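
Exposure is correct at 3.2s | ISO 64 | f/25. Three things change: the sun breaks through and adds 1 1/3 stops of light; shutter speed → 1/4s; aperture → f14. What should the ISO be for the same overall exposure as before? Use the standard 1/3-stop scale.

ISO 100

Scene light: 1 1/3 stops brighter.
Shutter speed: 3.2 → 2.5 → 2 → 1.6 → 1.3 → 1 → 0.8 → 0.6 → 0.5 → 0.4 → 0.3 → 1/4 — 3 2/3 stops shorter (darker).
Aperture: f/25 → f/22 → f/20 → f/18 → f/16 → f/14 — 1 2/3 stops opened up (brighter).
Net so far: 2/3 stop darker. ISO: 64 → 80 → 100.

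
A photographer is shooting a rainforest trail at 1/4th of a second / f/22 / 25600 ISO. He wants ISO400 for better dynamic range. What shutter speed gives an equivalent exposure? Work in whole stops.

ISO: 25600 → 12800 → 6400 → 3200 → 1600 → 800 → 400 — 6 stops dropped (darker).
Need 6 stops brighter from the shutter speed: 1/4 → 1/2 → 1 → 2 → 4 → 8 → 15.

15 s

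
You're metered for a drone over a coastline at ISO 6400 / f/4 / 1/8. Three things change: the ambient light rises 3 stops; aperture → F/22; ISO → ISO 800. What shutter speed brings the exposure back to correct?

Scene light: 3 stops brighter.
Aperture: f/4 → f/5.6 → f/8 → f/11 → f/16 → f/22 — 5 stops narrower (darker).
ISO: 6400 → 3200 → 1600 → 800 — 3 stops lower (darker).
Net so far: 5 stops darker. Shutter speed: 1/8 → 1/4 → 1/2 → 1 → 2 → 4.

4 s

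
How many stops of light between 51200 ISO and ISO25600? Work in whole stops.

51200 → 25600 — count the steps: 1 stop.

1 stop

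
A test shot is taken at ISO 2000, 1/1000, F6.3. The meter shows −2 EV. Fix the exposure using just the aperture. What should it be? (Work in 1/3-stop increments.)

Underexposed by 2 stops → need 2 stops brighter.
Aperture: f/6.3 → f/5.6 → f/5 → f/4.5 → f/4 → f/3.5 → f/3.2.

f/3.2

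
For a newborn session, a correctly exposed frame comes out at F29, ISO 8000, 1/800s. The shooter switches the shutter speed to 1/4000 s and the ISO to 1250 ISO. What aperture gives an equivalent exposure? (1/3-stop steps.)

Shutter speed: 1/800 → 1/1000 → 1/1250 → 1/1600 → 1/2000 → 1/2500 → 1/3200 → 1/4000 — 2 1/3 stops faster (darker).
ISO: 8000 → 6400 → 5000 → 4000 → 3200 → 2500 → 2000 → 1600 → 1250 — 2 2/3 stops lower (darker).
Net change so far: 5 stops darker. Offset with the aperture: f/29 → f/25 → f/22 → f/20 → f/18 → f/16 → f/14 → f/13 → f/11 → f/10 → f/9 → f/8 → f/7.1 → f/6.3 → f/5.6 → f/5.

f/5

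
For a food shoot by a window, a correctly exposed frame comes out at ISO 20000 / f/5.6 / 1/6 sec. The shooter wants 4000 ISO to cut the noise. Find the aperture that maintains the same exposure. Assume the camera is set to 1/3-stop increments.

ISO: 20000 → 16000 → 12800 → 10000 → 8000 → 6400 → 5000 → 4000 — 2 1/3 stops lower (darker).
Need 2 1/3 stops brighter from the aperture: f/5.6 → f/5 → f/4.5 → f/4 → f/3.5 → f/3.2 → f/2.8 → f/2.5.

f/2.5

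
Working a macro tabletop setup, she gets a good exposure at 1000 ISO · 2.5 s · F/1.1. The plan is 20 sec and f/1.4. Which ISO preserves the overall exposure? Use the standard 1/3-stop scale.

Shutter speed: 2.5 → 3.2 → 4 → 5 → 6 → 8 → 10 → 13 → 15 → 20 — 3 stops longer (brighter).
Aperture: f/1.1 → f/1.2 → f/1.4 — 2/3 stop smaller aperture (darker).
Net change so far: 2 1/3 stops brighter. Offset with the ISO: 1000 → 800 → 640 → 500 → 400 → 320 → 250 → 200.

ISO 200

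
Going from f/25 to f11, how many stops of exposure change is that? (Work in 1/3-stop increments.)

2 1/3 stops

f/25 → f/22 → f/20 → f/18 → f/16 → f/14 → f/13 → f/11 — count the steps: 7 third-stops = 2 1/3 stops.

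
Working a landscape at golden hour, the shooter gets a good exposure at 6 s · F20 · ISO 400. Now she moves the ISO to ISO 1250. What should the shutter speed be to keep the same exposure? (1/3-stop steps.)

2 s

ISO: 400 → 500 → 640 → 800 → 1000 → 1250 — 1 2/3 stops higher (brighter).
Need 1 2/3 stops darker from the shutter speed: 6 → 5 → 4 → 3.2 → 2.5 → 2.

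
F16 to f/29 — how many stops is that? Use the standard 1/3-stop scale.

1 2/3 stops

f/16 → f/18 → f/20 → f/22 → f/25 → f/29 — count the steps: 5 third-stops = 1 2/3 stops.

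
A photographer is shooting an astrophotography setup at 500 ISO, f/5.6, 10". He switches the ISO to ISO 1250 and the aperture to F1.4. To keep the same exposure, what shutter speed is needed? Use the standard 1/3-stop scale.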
----------------
EXERCISE DETAILS: Each line of the data above is to be duplicated exactly.

SOLUTION TO THE PROBLEM:
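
Exposure is correct at 3.2s | ISO 64 | f/25. Three things change: the sun breaks through and adds 1 1/3 stops of light; shutter speed → 1/4s; aperture → f14. What should the ISO be for the same overall exposure as before? Use the standard 1/3-stop scale.

ISO 100

Scene light: 1 1/3 stops brighter.
Shutter speed: 3.2 → 2.5 → 2 → 1.6 → 1.3 → 1 → 0.8 → 0.6 → 0.5 → 0.4 → 0.3 → 1/4 — 3 2/3 stops shorter (darker).
Aperture: f/25 → f/22 → f/20 → f/18 → f/16 → f/14 — 1 2/3 stops opened up (brighter).
Net so far: 2/3 stop darker. ISO: 64 → 80 → 100.

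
A photographer is shooting a rainforest trail at 1/4th of a second / f/22 / 25600 ISO. He wants ISO400 for better dynamic range. What shutter speed gives an equivalent exposure? Work in whole stops.

ISO: 25600 → 12800 → 6400 → 3200 → 1600 → 800 → 400 — 6 stops dropped (darker).
Need 6 stops brighter from the shutter speed: 1/4 → 1/2 → 1 → 2 → 4 → 8 → 15.

15 s

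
You're metered for a drone over a coastline at ISO 6400 / f/4 / 1/8. Three things change: the ambient light rises 3 stops; aperture → F/22; ISO → ISO 800. What shutter speed brings the exposure back to correct?

Scene light: 3 stops brighter.
Aperture: f/4 → f/5.6 → f/8 → f/11 → f/16 → f/22 — 5 stops narrower (darker).
ISO: 6400 → 3200 → 1600 → 800 — 3 stops lower (darker).
Net so far: 5 stops darker. Shutter speed: 1/8 → 1/4 → 1/2 → 1 → 2 → 4.

4 s

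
How many stops of light between 51200 ISO and ISO25600? Work in whole stops.

51200 → 25600 — count the steps: 1 stop.

1 stop

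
A test shot is taken at ISO 2000, 1/1000, F6.3. The meter shows −2 EV. Fix the exposure using just the aperture. What should it be? (Work in 1/3-stop increments.)

Underexposed by 2 stops → need 2 stops brighter.
Aperture: f/6.3 → f/5.6 → f/5 → f/4.5 → f/4 → f/3.5 → f/3.2.

f/3.2

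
For a newborn session, a correctly exposed frame comes out at F29, ISO 8000, 1/800s. The shooter switches the shutter speed to 1/4000 s and the ISO to 1250 ISO. What aperture gives an equivalent exposure? (1/3-stop steps.)

Shutter speed: 1/800 → 1/1000 → 1/1250 → 1/1600 → 1/2000 → 1/2500 → 1/3200 → 1/4000 — 2 1/3 stops faster (darker).
ISO: 8000 → 6400 → 5000 → 4000 → 3200 → 2500 → 2000 → 1600 → 1250 — 2 2/3 stops lower (darker).
Net change so far: 5 stops darker. Offset with the aperture: f/29 → f/25 → f/22 → f/20 → f/18 → f/16 → f/14 → f/13 → f/11 → f/10 → f/9 → f/8 → f/7.1 → f/6.3 → f/5.6 → f/5.

f/5

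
For a food shoot by a window, a correctly exposed frame comes out at ISO 20000 / f/5.6 / 1/6 sec. The shooter wants 4000 ISO to cut the noise. Find the aperture that maintains the same exposure. Assume the camera is set to 1/3-stop increments.

ISO: 20000 → 16000 → 12800 → 10000 → 8000 → 6400 → 5000 → 4000 — 2 1/3 stops lower (darker).
Need 2 1/3 stops brighter from the aperture: f/5.6 → f/5 → f/4.5 → f/4 → f/3.5 → f/3.2 → f/2.8 → f/2.5.

f/2.5

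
Working a macro tabletop setup, she gets a good exposure at 1000 ISO · 2.5 s · F/1.1. The plan is 20 sec and f/1.4. Which ISO preserves the overall exposure? Use the standard 1/3-stop scale.

Shutter speed: 2.5 → 3.2 → 4 → 5 → 6 → 8 → 10 → 13 → 15 → 20 — 3 stops longer (brighter).
Aperture: f/1.1 → f/1.2 → f/1.4 — 2/3 stop smaller aperture (darker).
Net change so far: 2 1/3 stops brighter. Offset with the ISO: 1000 → 800 → 640 → 500 → 400 → 320 → 250 → 200.

ISO 200

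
Going from f/25 to f11, how many stops of exposure change is that? (Work in 1/3-stop increments.)

2 1/3 stops

f/25 → f/22 → f/20 → f/18 → f/16 → f/14 → f/13 → f/11 — count the steps: 7 third-stops = 2 1/3 stops.

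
Working a landscape at golden hour, the shooter gets a good exposure at 6 s · F20 · ISO 400. Now she moves the ISO to ISO 1250. What should the shutter speed be to keep the same exposure? (1/3-stop steps.)

2 s

ISO: 400 → 500 → 640 → 800 → 1000 → 1250 — 1 2/3 stops higher (brighter).
Need 1 2/3 stops darker from the shutter speed: 6 → 5 → 4 → 3.2 → 2.5 → 2.

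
F16 to f/29 — how many stops is that? Use the standard 1/3-stop scale.

1 2/3 stops

f/16 → f/18 → f/20 → f/22 → f/25 → f/29 — count the steps: 5 third-stops = 1 2/3 stops.

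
A photographer is shooting an astrophotography setup at 500 ISO, f/5.6, 10". He switches the ISO to ISO 1250 and the aperture to F1.4. To keep the same exposure, what shutter speed is needed? Use the standard 1/3-stop scale.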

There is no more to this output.